Saved data entries:
● ● ● ●

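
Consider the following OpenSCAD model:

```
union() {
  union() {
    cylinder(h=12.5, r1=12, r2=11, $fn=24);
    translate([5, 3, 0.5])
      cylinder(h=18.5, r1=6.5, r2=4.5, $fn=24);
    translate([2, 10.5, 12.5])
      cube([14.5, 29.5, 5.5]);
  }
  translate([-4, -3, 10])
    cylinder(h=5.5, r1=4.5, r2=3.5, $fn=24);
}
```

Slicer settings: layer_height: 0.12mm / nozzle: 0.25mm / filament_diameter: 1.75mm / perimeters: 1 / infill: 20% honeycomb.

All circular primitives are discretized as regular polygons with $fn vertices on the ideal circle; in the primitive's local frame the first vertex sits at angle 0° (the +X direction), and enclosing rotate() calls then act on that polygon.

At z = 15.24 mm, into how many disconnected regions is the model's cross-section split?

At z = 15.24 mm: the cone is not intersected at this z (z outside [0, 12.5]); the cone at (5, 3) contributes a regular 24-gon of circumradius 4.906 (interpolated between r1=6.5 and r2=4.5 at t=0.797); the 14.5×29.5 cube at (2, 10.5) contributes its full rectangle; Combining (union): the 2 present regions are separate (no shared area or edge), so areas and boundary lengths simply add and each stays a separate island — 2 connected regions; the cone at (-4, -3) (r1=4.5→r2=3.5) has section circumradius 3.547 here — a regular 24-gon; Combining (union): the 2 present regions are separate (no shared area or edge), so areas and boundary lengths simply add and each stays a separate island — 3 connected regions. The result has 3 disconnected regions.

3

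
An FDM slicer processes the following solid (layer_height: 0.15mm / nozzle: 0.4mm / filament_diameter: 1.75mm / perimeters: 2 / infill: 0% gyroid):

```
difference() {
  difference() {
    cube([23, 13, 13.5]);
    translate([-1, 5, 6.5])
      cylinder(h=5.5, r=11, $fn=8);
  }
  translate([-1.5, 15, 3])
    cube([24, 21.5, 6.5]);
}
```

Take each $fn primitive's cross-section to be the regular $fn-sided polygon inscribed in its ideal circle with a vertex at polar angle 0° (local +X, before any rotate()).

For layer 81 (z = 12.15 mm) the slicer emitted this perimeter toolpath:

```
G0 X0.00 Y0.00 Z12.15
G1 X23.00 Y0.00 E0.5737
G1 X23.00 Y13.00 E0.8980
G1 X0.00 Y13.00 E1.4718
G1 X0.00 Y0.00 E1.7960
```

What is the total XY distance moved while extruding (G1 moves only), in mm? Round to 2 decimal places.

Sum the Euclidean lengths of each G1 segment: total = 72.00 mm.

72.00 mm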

● ● ● ●

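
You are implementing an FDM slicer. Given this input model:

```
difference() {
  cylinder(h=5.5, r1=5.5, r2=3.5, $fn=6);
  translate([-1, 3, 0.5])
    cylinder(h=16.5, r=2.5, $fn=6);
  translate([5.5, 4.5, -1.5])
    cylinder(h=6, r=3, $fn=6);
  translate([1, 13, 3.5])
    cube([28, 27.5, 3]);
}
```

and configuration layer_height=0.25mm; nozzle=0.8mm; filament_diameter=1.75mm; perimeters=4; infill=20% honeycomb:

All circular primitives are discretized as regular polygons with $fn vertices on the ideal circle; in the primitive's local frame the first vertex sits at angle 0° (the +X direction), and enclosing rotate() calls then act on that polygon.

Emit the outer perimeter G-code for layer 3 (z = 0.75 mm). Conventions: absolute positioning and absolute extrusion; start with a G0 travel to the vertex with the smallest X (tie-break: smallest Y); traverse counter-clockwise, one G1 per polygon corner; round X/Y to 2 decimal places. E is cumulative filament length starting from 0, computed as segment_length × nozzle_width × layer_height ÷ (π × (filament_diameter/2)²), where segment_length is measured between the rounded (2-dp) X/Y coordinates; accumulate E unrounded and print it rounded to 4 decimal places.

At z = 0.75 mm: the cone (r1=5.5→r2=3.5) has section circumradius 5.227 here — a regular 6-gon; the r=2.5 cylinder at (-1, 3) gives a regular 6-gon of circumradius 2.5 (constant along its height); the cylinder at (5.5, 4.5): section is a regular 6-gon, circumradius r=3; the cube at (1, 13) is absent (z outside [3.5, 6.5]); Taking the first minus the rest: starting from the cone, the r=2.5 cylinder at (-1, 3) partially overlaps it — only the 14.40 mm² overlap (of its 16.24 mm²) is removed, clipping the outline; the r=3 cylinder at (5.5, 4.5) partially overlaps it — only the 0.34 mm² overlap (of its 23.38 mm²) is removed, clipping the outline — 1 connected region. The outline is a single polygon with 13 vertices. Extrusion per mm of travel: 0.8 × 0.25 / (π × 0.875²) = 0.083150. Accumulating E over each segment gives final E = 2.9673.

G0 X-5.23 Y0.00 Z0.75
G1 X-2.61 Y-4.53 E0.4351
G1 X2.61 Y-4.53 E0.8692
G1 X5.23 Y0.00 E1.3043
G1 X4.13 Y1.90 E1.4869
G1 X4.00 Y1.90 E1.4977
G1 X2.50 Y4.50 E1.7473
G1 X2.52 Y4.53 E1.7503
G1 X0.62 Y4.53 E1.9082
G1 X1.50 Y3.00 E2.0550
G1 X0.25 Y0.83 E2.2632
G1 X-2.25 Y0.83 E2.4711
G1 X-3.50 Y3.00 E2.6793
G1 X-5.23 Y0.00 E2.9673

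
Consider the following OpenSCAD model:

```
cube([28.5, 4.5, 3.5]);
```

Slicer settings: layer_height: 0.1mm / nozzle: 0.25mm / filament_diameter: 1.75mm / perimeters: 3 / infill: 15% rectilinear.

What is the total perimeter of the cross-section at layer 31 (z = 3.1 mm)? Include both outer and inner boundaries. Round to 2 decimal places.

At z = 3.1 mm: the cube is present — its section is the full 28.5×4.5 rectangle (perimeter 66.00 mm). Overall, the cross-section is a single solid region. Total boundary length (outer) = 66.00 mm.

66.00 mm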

● ● ● ●

TO DO:
Which of the lines in the data contain the string "settings"? Return each one.

ANSWER SPACE:
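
Slicer settings: layer_height: 0.12mm / nozzle: 0.25mm / filament_diameter: 1.75mm / perimeters: 1 / infill: 20% honeycomb.
Slicer settings: layer_height: 0.1mm / nozzle: 0.25mm / filament_diameter: 1.75mm / perimeters: 3 / infill: 15% rectilinear.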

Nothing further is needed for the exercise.